TASK DETAILS: Nothing but the lines from the start of the records below through the line that has "- once the owner's" should appear, each exactly as given.

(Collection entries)
▼
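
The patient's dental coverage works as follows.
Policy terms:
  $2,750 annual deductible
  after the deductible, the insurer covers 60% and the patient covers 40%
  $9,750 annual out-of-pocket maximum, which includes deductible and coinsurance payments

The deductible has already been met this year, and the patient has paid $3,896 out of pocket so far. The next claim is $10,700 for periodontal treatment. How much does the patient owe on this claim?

$4,280

With the deductible met, the entire $10,700 is subject to coinsurance.
40% of $10,700 = $4,280 falls to the patient.
Cumulative spending $3,896 + $4,280 = $8,176 stays under the $9,750 maximum.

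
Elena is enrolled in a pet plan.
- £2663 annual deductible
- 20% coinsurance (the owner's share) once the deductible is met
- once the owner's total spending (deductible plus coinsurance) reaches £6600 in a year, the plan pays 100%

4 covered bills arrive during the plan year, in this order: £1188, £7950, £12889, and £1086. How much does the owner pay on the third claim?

£2577.80

Claim 1 (£1188): fully absorbed by the deductible. Cost to owner: £1188. OOP to date £1188.
Claim 2 (£7950): £1475 finishes the deductible; £6475 goes to coinsurance; owner's 20% is £1295. Owner pays £2770; OOP now £3958.
Claim 3 (£12889): 20% coinsurance on £12889 = £2577.80. Cost to owner: £2577.80. OOP to date £6535.80.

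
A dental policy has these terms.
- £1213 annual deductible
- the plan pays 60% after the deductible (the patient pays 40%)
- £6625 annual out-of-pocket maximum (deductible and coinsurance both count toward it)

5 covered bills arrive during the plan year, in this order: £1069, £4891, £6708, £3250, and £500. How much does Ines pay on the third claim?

Claim 1 (£1069): all of it applies to the deductible. Patient pays £1069; OOP now £1069.
Claim 2 (£4891): £144 to deductible, leaving £4747; 40% of £4747 = £1898.80. Patient pays £2042.80; OOP now £3111.80.
Claim 3 (£6708): deductible met; 40% of £6708 = £2683.20. Cost to patient: £2683.20. OOP to date £5795.

£2683.20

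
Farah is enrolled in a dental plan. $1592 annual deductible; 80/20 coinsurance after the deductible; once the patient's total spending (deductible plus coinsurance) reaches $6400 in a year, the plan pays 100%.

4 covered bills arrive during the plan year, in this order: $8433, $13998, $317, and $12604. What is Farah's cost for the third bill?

Claim 1 — $8433: deductible takes $1592, $6841 remains; patient's 20% is $1368.20. Patient pays $2960.20; OOP now $2960.20.
Claim 2 — $13998: 20% coinsurance on $13998 = $2799.60. Patient pays $2799.60; OOP now $5759.80.
Claim 3 — $317: deductible met; 20% of $317 = $63.40. Patient owes $63.40 (running OOP $5823.20).

$63.40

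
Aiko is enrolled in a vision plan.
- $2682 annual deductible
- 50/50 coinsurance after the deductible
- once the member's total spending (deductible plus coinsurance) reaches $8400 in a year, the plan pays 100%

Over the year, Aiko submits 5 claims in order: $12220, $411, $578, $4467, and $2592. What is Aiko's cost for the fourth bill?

$454.50

Claim 1 — $12220: $2682 to deductible, leaving $9538; member's 50% is $4769. Cost to member: $7451. OOP to date $7451.
Claim 2 — $411: deductible met; 50% of $411 = $205.50. Cost to member: $205.50. OOP to date $7656.50.
Claim 3 — $578: deductible already satisfied, so member's share is 50% × $578 = $289. Member pays $289; OOP now $7945.50.
Claim 4 — $4467: deductible met; 50% of $4467 = $2233.50. That would push OOP to $10179, over the $8400 cap, so member pays $8400 − $7945.50 = $454.50.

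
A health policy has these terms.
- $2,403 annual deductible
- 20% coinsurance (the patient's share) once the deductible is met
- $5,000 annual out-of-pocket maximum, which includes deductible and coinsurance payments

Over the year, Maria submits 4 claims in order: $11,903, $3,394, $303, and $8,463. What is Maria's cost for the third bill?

Bill 1, $11,903: $2,403 to deductible, leaving $9,500; patient's 20% is $1,900. Patient owes $4,303 (running OOP $4,303).
Bill 2, $3,394: deductible already satisfied, so patient's share is 20% × $3,394 = $678.80. Patient pays $678.80; OOP now $4,981.80.
Bill 3, $303: deductible met; 20% of $303 = $60.60. That would push OOP to $5,042.40, over the $5,000 cap, so patient pays $5,000 − $4,981.80 = $18.20.

$18.20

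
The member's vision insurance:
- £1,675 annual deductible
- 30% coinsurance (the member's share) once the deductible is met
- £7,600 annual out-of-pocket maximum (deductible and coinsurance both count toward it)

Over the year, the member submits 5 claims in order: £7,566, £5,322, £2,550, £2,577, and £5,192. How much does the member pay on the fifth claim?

Claim 1 — £7,566: deductible takes £1,675, £5,891 remains; member's 30% is £1,767.30. Cost to member: £3,442.30. OOP to date £3,442.30.
Claim 2 — £5,322: deductible met; 30% of £5,322 = £1,596.60. Member pays £1,596.60; OOP now £5,038.90.
Claim 3 — £2,550: deductible met; 30% of £2,550 = £765. Member owes £765 (running OOP £5,803.90).
Claim 4 — £2,577: 30% coinsurance on £2,577 = £773.10. Cost to member: £773.10. OOP to date £6,577.
Claim 5 — £5,192: 30% coinsurance on £5,192 = £1,557.60. That would push OOP to £8,134.60, over the £7,600 cap, so member pays £7,600 − £6,577 = £1,023.

£1,023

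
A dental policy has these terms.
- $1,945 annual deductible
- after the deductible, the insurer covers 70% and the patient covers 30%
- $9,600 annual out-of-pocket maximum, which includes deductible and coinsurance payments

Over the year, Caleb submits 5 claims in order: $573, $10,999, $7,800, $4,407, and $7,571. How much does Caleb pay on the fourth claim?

Claim 1 — $573: fully absorbed by the deductible. Patient owes $573 (running OOP $573).
Claim 2 — $10,999: deductible takes $1,372, $9,627 remains; 30% of $9,627 = $2,888.10. Patient pays $4,260.10; OOP now $4,833.10.
Claim 3 — $7,800: deductible met; 30% of $7,800 = $2,340. Patient pays $2,340; OOP now $7,173.10.
Claim 4 — $4,407: deductible already satisfied, so patient's share is 30% × $4,407 = $1,322.10. Cost to patient: $1,322.10. OOP to date $8,495.20.

$1,322.10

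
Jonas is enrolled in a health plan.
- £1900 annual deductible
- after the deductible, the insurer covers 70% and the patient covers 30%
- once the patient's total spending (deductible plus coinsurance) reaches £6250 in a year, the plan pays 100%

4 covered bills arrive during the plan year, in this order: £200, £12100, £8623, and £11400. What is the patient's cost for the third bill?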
▲
WRITTEN SOLUTION:
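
The patient's dental coverage works as follows.
Policy terms:
  $2,750 annual deductible
  after the deductible, the insurer covers 60% and the patient covers 40%
  $9,750 annual out-of-pocket maximum, which includes deductible and coinsurance payments

The deductible has already been met this year, and the patient has paid $3,896 out of pocket so far. The next claim is $10,700 for periodontal treatment. How much does the patient owe on this claim?

$4,280

With the deductible met, the entire $10,700 is subject to coinsurance.
40% of $10,700 = $4,280 falls to the patient.
Cumulative spending $3,896 + $4,280 = $8,176 stays under the $9,750 maximum.

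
Elena is enrolled in a pet plan.
- £2663 annual deductible
- 20% coinsurance (the owner's share) once the deductible is met
- once the owner's total spending (deductible plus coinsurance) reaches £6600 in a year, the plan pays 100%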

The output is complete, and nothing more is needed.